■ **EXERCISE PROMPT**
Quote the full listing word for word.

■ **THE DATA**
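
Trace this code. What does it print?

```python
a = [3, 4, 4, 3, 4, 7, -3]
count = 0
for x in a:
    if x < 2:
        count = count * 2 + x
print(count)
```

-3

x=3: not <2
x=4: not <2
x=4: not <2
x=3: not <2
x=4: not <2
x=7: not <2
x=-3: <2, count = 0*2+(-3) = -3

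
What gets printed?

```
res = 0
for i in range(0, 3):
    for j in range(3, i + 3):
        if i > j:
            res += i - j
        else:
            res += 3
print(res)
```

i=1,j=3: not 1>3, res = 0+3 = 3
i=2,j=3: not 2>3, res = 3+3 = 6
i=2,j=4: not 2>4, res = 6+3 = 9

9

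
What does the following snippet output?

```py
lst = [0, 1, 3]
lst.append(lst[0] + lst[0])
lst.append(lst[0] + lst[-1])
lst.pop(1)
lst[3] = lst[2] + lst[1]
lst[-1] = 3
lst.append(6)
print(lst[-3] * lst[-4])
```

append lst[0]+lst[0] = 0+0 = 0 → [0, 1, 3, 0]
append lst[0]+lst[-1] = 0+0 = 0 → [0, 1, 3, 0, 0]
pop(1) removes 1 → [0, 3, 0, 0]
lst[3] = lst[2]+lst[1] = 0+3 = 3 → [0, 3, 0, 3]
lst[-1] = 3 → [0, 3, 0, 3]
append 6 → [0, 3, 0, 3, 6]
lst[-3]*lst[-4] = 0*3 = 0

0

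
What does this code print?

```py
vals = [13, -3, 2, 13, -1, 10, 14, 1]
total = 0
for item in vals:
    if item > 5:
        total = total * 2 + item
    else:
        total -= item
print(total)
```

item=13: >5, total = 0*2+13 = 13
item=-3: not >5, total = 13-(-3) = 16
item=2: not >5, total = 16-2 = 14
item=13: >5, total = 14*2+13 = 41
item=-1: not >5, total = 41-(-1) = 42
item=10: >5, total = 42*2+10 = 94
item=14: >5, total = 94*2+14 = 202
item=1: not >5, total = 202-1 = 201

201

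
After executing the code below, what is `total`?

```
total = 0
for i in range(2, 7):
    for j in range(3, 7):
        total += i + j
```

i=2,j=3: total = 0+5 = 5
i=2,j=4: total = 5+6 = 11
i=2,j=5: total = 11+7 = 18
i=2,j=6: total = 18+8 = 26
i=3,j=3: total = 26+6 = 32
i=3,j=4: total = 32+7 = 39
i=3,j=5: total = 39+8 = 47
i=3,j=6: total = 47+9 = 56
i=4,j=3: total = 56+7 = 63
i=4,j=4: total = 63+8 = 71
i=4,j=5: total = 71+9 = 80
i=4,j=6: total = 80+10 = 90
i=5,j=3: total = 90+8 = 98
i=5,j=4: total = 98+9 = 107
i=5,j=5: total = 107+10 = 117
i=5,j=6: total = 117+11 = 128
i=6,j=3: total = 128+9 = 137
i=6,j=4: total = 137+10 = 147
i=6,j=5: total = 147+11 = 158
i=6,j=6: total = 158+12 = 170

170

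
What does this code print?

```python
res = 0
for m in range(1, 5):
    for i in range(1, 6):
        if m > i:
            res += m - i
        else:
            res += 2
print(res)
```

m=1,i=1: not 1>1, res = 0+2 = 2
m=1,i=2: not 1>2, res = 2+2 = 4
m=1,i=3: not 1>3, res = 4+2 = 6
m=1,i=4: not 1>4, res = 6+2 = 8
m=1,i=5: not 1>5, res = 8+2 = 10
m=2,i=1: 2>1, res = 10+1 = 11
m=2,i=2: not 2>2, res = 11+2 = 13
m=2,i=3: not 2>3, res = 13+2 = 15
m=2,i=4: not 2>4, res = 15+2 = 17
m=2,i=5: not 2>5, res = 17+2 = 19
m=3,i=1: 3>1, res = 19+2 = 21
m=3,i=2: 3>2, res = 21+1 = 22
m=3,i=3: not 3>3, res = 22+2 = 24
m=3,i=4: not 3>4, res = 24+2 = 26
m=3,i=5: not 3>5, res = 26+2 = 28
m=4,i=1: 4>1, res = 28+3 = 31
m=4,i=2: 4>2, res = 31+2 = 33
m=4,i=3: 4>3, res = 33+1 = 34
m=4,i=4: not 4>4, res = 34+2 = 36
m=4,i=5: not 4>5, res = 36+2 = 38

38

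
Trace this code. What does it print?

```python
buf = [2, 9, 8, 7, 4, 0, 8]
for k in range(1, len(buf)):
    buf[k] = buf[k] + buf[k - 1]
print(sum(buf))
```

156

k=1: buf[1] = 9+2 = 11 → [2, 11, 8, 7, 4, 0, 8]
k=2: buf[2] = 8+11 = 19 → [2, 11, 19, 7, 4, 0, 8]
k=3: buf[3] = 7+19 = 26 → [2, 11, 19, 26, 4, 0, 8]
k=4: buf[4] = 4+26 = 30 → [2, 11, 19, 26, 30, 0, 8]
k=5: buf[5] = 0+30 = 30 → [2, 11, 19, 26, 30, 30, 8]
k=6: buf[6] = 8+30 = 38 → [2, 11, 19, 26, 30, 30, 38]
sum = 156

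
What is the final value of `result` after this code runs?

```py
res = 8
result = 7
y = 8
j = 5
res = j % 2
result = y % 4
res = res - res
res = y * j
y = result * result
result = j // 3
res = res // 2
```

res = 5%2 = 1
result = 8%4 = 0
res = 1-1 = 0
res = 8*5 = 40
y = 0*0 = 0
result = 5//3 = 1
res = 40//2 = 20

1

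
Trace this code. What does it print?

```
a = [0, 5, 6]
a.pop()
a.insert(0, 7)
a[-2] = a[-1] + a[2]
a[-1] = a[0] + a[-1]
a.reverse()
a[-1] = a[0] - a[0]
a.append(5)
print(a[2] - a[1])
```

pop() removes 6 → [0, 5]
insert 7 at 0 → [7, 0, 5]
a[-2] = a[-1]+a[2] = 5+5 = 10 → [7, 10, 5]
a[-1] = a[0]+a[-1] = 7+5 = 12 → [7, 10, 12]
reverse → [12, 10, 7]
a[-1] = a[0]-a[0] = 12-12 = 0 → [12, 10, 0]
append 5 → [12, 10, 0, 5]
a[2]-a[1] = 0-10 = -10

-10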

■ **FINAL ANSWER**
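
Trace this code. What does it print?

```python
a = [3, 4, 4, 3, 4, 7, -3]
count = 0
for x in a:
    if x < 2:
        count = count * 2 + x
print(count)
```

-3

x=3: not <2
x=4: not <2
x=4: not <2
x=3: not <2
x=4: not <2
x=7: not <2
x=-3: <2, count = 0*2+(-3) = -3

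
What gets printed?

```
res = 0
for i in range(0, 3):
    for j in range(3, i + 3):
        if i > j:
            res += i - j
        else:
            res += 3
print(res)
```

i=1,j=3: not 1>3, res = 0+3 = 3
i=2,j=3: not 2>3, res = 3+3 = 6
i=2,j=4: not 2>4, res = 6+3 = 9

9

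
What does the following snippet output?

```py
lst = [0, 1, 3]
lst.append(lst[0] + lst[0])
lst.append(lst[0] + lst[-1])
lst.pop(1)
lst[3] = lst[2] + lst[1]
lst[-1] = 3
lst.append(6)
print(lst[-3] * lst[-4])
```

append lst[0]+lst[0] = 0+0 = 0 → [0, 1, 3, 0]
append lst[0]+lst[-1] = 0+0 = 0 → [0, 1, 3, 0, 0]
pop(1) removes 1 → [0, 3, 0, 0]
lst[3] = lst[2]+lst[1] = 0+3 = 3 → [0, 3, 0, 3]
lst[-1] = 3 → [0, 3, 0, 3]
append 6 → [0, 3, 0, 3, 6]
lst[-3]*lst[-4] = 0*3 = 0

0

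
What does this code print?

```py
vals = [13, -3, 2, 13, -1, 10, 14, 1]
total = 0
for item in vals:
    if item > 5:
        total = total * 2 + item
    else:
        total -= item
print(total)
```

item=13: >5, total = 0*2+13 = 13
item=-3: not >5, total = 13-(-3) = 16
item=2: not >5, total = 16-2 = 14
item=13: >5, total = 14*2+13 = 41
item=-1: not >5, total = 41-(-1) = 42
item=10: >5, total = 42*2+10 = 94
item=14: >5, total = 94*2+14 = 202
item=1: not >5, total = 202-1 = 201

201

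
After executing the code below, what is `total`?

```
total = 0
for i in range(2, 7):
    for j in range(3, 7):
        total += i + j
```

i=2,j=3: total = 0+5 = 5
i=2,j=4: total = 5+6 = 11
i=2,j=5: total = 11+7 = 18
i=2,j=6: total = 18+8 = 26
i=3,j=3: total = 26+6 = 32
i=3,j=4: total = 32+7 = 39
i=3,j=5: total = 39+8 = 47
i=3,j=6: total = 47+9 = 56
i=4,j=3: total = 56+7 = 63
i=4,j=4: total = 63+8 = 71
i=4,j=5: total = 71+9 = 80
i=4,j=6: total = 80+10 = 90
i=5,j=3: total = 90+8 = 98
i=5,j=4: total = 98+9 = 107
i=5,j=5: total = 107+10 = 117
i=5,j=6: total = 117+11 = 128
i=6,j=3: total = 128+9 = 137
i=6,j=4: total = 137+10 = 147
i=6,j=5: total = 147+11 = 158
i=6,j=6: total = 158+12 = 170

170

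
What does this code print?

```python
res = 0
for m in range(1, 5):
    for i in range(1, 6):
        if m > i:
            res += m - i
        else:
            res += 2
print(res)
```

m=1,i=1: not 1>1, res = 0+2 = 2
m=1,i=2: not 1>2, res = 2+2 = 4
m=1,i=3: not 1>3, res = 4+2 = 6
m=1,i=4: not 1>4, res = 6+2 = 8
m=1,i=5: not 1>5, res = 8+2 = 10
m=2,i=1: 2>1, res = 10+1 = 11
m=2,i=2: not 2>2, res = 11+2 = 13
m=2,i=3: not 2>3, res = 13+2 = 15
m=2,i=4: not 2>4, res = 15+2 = 17
m=2,i=5: not 2>5, res = 17+2 = 19
m=3,i=1: 3>1, res = 19+2 = 21
m=3,i=2: 3>2, res = 21+1 = 22
m=3,i=3: not 3>3, res = 22+2 = 24
m=3,i=4: not 3>4, res = 24+2 = 26
m=3,i=5: not 3>5, res = 26+2 = 28
m=4,i=1: 4>1, res = 28+3 = 31
m=4,i=2: 4>2, res = 31+2 = 33
m=4,i=3: 4>3, res = 33+1 = 34
m=4,i=4: not 4>4, res = 34+2 = 36
m=4,i=5: not 4>5, res = 36+2 = 38

38

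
Trace this code. What does it print?

```python
buf = [2, 9, 8, 7, 4, 0, 8]
for k in range(1, len(buf)):
    buf[k] = buf[k] + buf[k - 1]
print(sum(buf))
```

156

k=1: buf[1] = 9+2 = 11 → [2, 11, 8, 7, 4, 0, 8]
k=2: buf[2] = 8+11 = 19 → [2, 11, 19, 7, 4, 0, 8]
k=3: buf[3] = 7+19 = 26 → [2, 11, 19, 26, 4, 0, 8]
k=4: buf[4] = 4+26 = 30 → [2, 11, 19, 26, 30, 0, 8]
k=5: buf[5] = 0+30 = 30 → [2, 11, 19, 26, 30, 30, 8]
k=6: buf[6] = 8+30 = 38 → [2, 11, 19, 26, 30, 30, 38]
sum = 156

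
What is the final value of `result` after this code runs?

```py
res = 8
result = 7
y = 8
j = 5
res = j % 2
result = y % 4
res = res - res
res = y * j
y = result * result
result = j // 3
res = res // 2
```

res = 5%2 = 1
result = 8%4 = 0
res = 1-1 = 0
res = 8*5 = 40
y = 0*0 = 0
result = 5//3 = 1
res = 40//2 = 20

1

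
Trace this code. What does it print?

```
a = [0, 5, 6]
a.pop()
a.insert(0, 7)
a[-2] = a[-1] + a[2]
a[-1] = a[0] + a[-1]
a.reverse()
a[-1] = a[0] - a[0]
a.append(5)
print(a[2] - a[1])
```

pop() removes 6 → [0, 5]
insert 7 at 0 → [7, 0, 5]
a[-2] = a[-1]+a[2] = 5+5 = 10 → [7, 10, 5]
a[-1] = a[0]+a[-1] = 7+5 = 12 → [7, 10, 12]
reverse → [12, 10, 7]
a[-1] = a[0]-a[0] = 12-12 = 0 → [12, 10, 0]
append 5 → [12, 10, 0, 5]
a[2]-a[1] = 0-10 = -10

-10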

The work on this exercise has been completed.